*** Opening Entries provided ***

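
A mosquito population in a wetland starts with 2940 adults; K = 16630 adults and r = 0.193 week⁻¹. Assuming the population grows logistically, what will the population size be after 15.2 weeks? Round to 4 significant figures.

A = (K − N₀)/N₀ = (16630 − 2940)/2940 = 4.6565.
N(t) = K/(1 + A·e^(−rt)) = 16630/(1 + 4.6565×e^(−0.193×15.2)).
e^(−2.934) = 0.053205; denominator = 1 + 4.6565×0.053205 = 1.2477.
N = 16630/1.2477 = 13328.

13330 adults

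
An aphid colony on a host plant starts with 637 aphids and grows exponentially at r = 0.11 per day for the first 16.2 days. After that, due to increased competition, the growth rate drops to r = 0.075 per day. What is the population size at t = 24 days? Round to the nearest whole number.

Phase 1: N(16.2) = 637·e^(0.11×16.2) = 637·e^1.782 = 3784.88.
Phase 2 runs for 24 − 16.2 = 7.8 days at r = 0.075.
N(24) = 3784.88·e^(0.075×7.8) = 3784.88·e^0.585 = 6793.83.

6794 aphids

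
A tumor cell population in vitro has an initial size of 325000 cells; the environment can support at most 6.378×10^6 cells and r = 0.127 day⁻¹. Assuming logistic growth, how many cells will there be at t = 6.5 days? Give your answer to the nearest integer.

A = (K − N₀)/N₀ = (6.378×10^6 − 325000)/325000 = 18.625.
N(t) = K/(1 + A·e^(−rt)) = 6.378×10^6/(1 + 18.625×e^(−0.127×6.5)).
e^(−0.8255) = 0.43802; denominator = 1 + 18.625×0.43802 = 9.1579.
N = 6.378×10^6/9.1579 = 696450.

696450 cells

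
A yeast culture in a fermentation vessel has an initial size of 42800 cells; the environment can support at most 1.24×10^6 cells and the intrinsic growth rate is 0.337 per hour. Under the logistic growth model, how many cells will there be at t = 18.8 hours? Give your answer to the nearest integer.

1181438 cells

A = (K − N₀)/N₀ = (1.24×10^6 − 42800)/42800 = 27.972.
N(t) = K/(1 + A·e^(−rt)) = 1.24×10^6/(1 + 27.972×e^(−0.337×18.8)).
e^(−6.336) = 0.0017721; denominator = 1 + 27.972×0.0017721 = 1.0496.
N = 1.24×10^6/1.0496 = 1.181438×10^6.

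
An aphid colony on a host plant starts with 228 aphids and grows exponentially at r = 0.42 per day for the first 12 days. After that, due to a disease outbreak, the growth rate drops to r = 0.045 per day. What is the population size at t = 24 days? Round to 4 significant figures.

60440 aphids

Phase 1: N(12) = 228·e^(0.42×12) = 228·e^5.04 = 35219.2.
Phase 2 runs for 24 − 12 = 12 days at r = 0.045.
N(24) = 35219.2·e^(0.045×12) = 35219.2·e^0.54 = 60436.3.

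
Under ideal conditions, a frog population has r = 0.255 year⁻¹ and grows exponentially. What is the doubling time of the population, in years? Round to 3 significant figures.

2.72 years

Doubling time t_d = ln(2)/r = 0.6931/0.255 = 2.7182.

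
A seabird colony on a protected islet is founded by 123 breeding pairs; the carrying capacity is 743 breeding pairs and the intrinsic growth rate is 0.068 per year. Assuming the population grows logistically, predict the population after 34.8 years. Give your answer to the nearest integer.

A = (K − N₀)/N₀ = (743 − 123)/123 = 5.0407.
N(t) = K/(1 + A·e^(−rt)) = 743/(1 + 5.0407×e^(−0.068×34.8)).
e^(−2.366) = 0.093818; denominator = 1 + 5.0407×0.093818 = 1.4729.
N = 743/1.4729 = 504.446.

504 breeding pairs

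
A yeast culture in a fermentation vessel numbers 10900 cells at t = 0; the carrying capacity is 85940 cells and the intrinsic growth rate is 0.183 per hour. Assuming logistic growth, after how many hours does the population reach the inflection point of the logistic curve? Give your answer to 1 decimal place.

Logistic growth is fastest at N = K/2 = 42970.
A = (K − N₀)/N₀ = 6.8844. Set K/(1 + A·e^(−rt)) = K/2 → A·e^(−rt) = 1.
e^(−0.183t) = 1/6.8844 = 0.145256, so t = ln(6.8844)/0.183 = 1.9293/0.183 = 10.542.

10.5 hours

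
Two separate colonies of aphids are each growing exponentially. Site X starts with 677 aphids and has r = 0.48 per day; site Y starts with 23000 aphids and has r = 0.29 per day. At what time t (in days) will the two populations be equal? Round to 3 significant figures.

Set 677·e^(0.48t) = 23000·e^(0.29t).
e^((0.48 − 0.29)t) = 23000/677 → e^(0.19·t) = 33.973.
0.19·t = ln(33.973) = 3.5256, so t = 3.5256/0.19 = 18.556.

18.6 days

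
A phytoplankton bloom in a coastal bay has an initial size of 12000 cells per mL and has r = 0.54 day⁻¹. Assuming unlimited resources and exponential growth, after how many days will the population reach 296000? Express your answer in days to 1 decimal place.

5.9 days

Set N₀·e^(rt) = 296000: e^(0.54·t) = 296000/12000 = 24.667.
0.54·t = ln(24.667) = 3.2055, so t = 3.2055/0.54 = 5.936.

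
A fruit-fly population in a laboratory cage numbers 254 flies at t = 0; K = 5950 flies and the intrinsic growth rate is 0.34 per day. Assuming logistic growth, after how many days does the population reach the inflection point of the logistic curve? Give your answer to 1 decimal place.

Logistic growth is fastest at N = K/2 = 2975.
A = (K − N₀)/N₀ = 22.425. Set K/(1 + A·e^(−rt)) = K/2 → A·e^(−rt) = 1.
e^(−0.34t) = 1/22.425 = 0.0445927, so t = ln(22.425)/0.34 = 3.1102/0.34 = 9.1476.

9.1 days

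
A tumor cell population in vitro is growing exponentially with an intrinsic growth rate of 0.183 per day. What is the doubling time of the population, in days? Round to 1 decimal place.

3.8 days

Doubling time t_d = ln(2)/r = 0.6931/0.183 = 3.7877.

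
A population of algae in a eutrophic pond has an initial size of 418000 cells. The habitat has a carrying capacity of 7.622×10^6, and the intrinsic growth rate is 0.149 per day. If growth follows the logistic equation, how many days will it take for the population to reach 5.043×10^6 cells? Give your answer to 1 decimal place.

23.6 days

A = (K − N₀)/N₀ = (7.622×10^6 − 418000)/418000 = 17.234.
Solve 7.622×10^6/(1 + 17.234·e^(−0.149t)) = 5.043×10^6: 1 + 17.234·e^(−0.149t) = 1.5114, so e^(−0.149t) = 0.0296732.
−0.149·t = ln(0.0296732) = -3.5175, so t = 3.5175/0.149 = 23.607.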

*** Closing Entries provided ***

◆ **Assignment**: Word for word, restate each record in the listing.

◆ **Reply**:
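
A mosquito population in a wetland starts with 2940 adults; K = 16630 adults and r = 0.193 week⁻¹. Assuming the population grows logistically, what will the population size be after 15.2 weeks? Round to 4 significant figures.

A = (K − N₀)/N₀ = (16630 − 2940)/2940 = 4.6565.
N(t) = K/(1 + A·e^(−rt)) = 16630/(1 + 4.6565×e^(−0.193×15.2)).
e^(−2.934) = 0.053205; denominator = 1 + 4.6565×0.053205 = 1.2477.
N = 16630/1.2477 = 13328.

13330 adults

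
An aphid colony on a host plant starts with 637 aphids and grows exponentially at r = 0.11 per day for the first 16.2 days. After that, due to increased competition, the growth rate drops to r = 0.075 per day. What is the population size at t = 24 days? Round to the nearest whole number.

Phase 1: N(16.2) = 637·e^(0.11×16.2) = 637·e^1.782 = 3784.88.
Phase 2 runs for 24 − 16.2 = 7.8 days at r = 0.075.
N(24) = 3784.88·e^(0.075×7.8) = 3784.88·e^0.585 = 6793.83.

6794 aphids

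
A tumor cell population in vitro has an initial size of 325000 cells; the environment can support at most 6.378×10^6 cells and r = 0.127 day⁻¹. Assuming logistic growth, how many cells will there be at t = 6.5 days? Give your answer to the nearest integer.

A = (K − N₀)/N₀ = (6.378×10^6 − 325000)/325000 = 18.625.
N(t) = K/(1 + A·e^(−rt)) = 6.378×10^6/(1 + 18.625×e^(−0.127×6.5)).
e^(−0.8255) = 0.43802; denominator = 1 + 18.625×0.43802 = 9.1579.
N = 6.378×10^6/9.1579 = 696450.

696450 cells

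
A yeast culture in a fermentation vessel has an initial size of 42800 cells; the environment can support at most 1.24×10^6 cells and the intrinsic growth rate is 0.337 per hour. Under the logistic growth model, how many cells will there be at t = 18.8 hours? Give your answer to the nearest integer.

1181438 cells

A = (K − N₀)/N₀ = (1.24×10^6 − 42800)/42800 = 27.972.
N(t) = K/(1 + A·e^(−rt)) = 1.24×10^6/(1 + 27.972×e^(−0.337×18.8)).
e^(−6.336) = 0.0017721; denominator = 1 + 27.972×0.0017721 = 1.0496.
N = 1.24×10^6/1.0496 = 1.181438×10^6.

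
An aphid colony on a host plant starts with 228 aphids and grows exponentially at r = 0.42 per day for the first 12 days. After that, due to a disease outbreak, the growth rate drops to r = 0.045 per day. What is the population size at t = 24 days? Round to 4 significant figures.

60440 aphids

Phase 1: N(12) = 228·e^(0.42×12) = 228·e^5.04 = 35219.2.
Phase 2 runs for 24 − 12 = 12 days at r = 0.045.
N(24) = 35219.2·e^(0.045×12) = 35219.2·e^0.54 = 60436.3.

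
Under ideal conditions, a frog population has r = 0.255 year⁻¹ and grows exponentially. What is the doubling time of the population, in years? Round to 3 significant figures.

2.72 years

Doubling time t_d = ln(2)/r = 0.6931/0.255 = 2.7182.

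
A seabird colony on a protected islet is founded by 123 breeding pairs; the carrying capacity is 743 breeding pairs and the intrinsic growth rate is 0.068 per year. Assuming the population grows logistically, predict the population after 34.8 years. Give your answer to the nearest integer.

A = (K − N₀)/N₀ = (743 − 123)/123 = 5.0407.
N(t) = K/(1 + A·e^(−rt)) = 743/(1 + 5.0407×e^(−0.068×34.8)).
e^(−2.366) = 0.093818; denominator = 1 + 5.0407×0.093818 = 1.4729.
N = 743/1.4729 = 504.446.

504 breeding pairs

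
A yeast culture in a fermentation vessel numbers 10900 cells at t = 0; the carrying capacity is 85940 cells and the intrinsic growth rate is 0.183 per hour. Assuming logistic growth, after how many hours does the population reach the inflection point of the logistic curve? Give your answer to 1 decimal place.

Logistic growth is fastest at N = K/2 = 42970.
A = (K − N₀)/N₀ = 6.8844. Set K/(1 + A·e^(−rt)) = K/2 → A·e^(−rt) = 1.
e^(−0.183t) = 1/6.8844 = 0.145256, so t = ln(6.8844)/0.183 = 1.9293/0.183 = 10.542.

10.5 hours

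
Two separate colonies of aphids are each growing exponentially. Site X starts with 677 aphids and has r = 0.48 per day; site Y starts with 23000 aphids and has r = 0.29 per day. At what time t (in days) will the two populations be equal? Round to 3 significant figures.

Set 677·e^(0.48t) = 23000·e^(0.29t).
e^((0.48 − 0.29)t) = 23000/677 → e^(0.19·t) = 33.973.
0.19·t = ln(33.973) = 3.5256, so t = 3.5256/0.19 = 18.556.

18.6 days

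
A phytoplankton bloom in a coastal bay has an initial size of 12000 cells per mL and has r = 0.54 day⁻¹. Assuming unlimited resources and exponential growth, after how many days will the population reach 296000? Express your answer in days to 1 decimal place.

5.9 days

Set N₀·e^(rt) = 296000: e^(0.54·t) = 296000/12000 = 24.667.
0.54·t = ln(24.667) = 3.2055, so t = 3.2055/0.54 = 5.936.

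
A fruit-fly population in a laboratory cage numbers 254 flies at t = 0; K = 5950 flies and the intrinsic growth rate is 0.34 per day. Assuming logistic growth, after how many days does the population reach the inflection point of the logistic curve? Give your answer to 1 decimal place.

Logistic growth is fastest at N = K/2 = 2975.
A = (K − N₀)/N₀ = 22.425. Set K/(1 + A·e^(−rt)) = K/2 → A·e^(−rt) = 1.
e^(−0.34t) = 1/22.425 = 0.0445927, so t = ln(22.425)/0.34 = 3.1102/0.34 = 9.1476.

9.1 days

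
A tumor cell population in vitro is growing exponentially with an intrinsic growth rate of 0.183 per day. What is the doubling time of the population, in days? Round to 1 decimal place.

3.8 days

Doubling time t_d = ln(2)/r = 0.6931/0.183 = 3.7877.

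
A population of algae in a eutrophic pond has an initial size of 418000 cells. The habitat has a carrying capacity of 7.622×10^6, and the intrinsic growth rate is 0.149 per day. If growth follows the logistic equation, how many days will it take for the population to reach 5.043×10^6 cells? Give your answer to 1 decimal place.

23.6 days

A = (K − N₀)/N₀ = (7.622×10^6 − 418000)/418000 = 17.234.
Solve 7.622×10^6/(1 + 17.234·e^(−0.149t)) = 5.043×10^6: 1 + 17.234·e^(−0.149t) = 1.5114, so e^(−0.149t) = 0.0296732.
−0.149·t = ln(0.0296732) = -3.5175, so t = 3.5175/0.149 = 23.607.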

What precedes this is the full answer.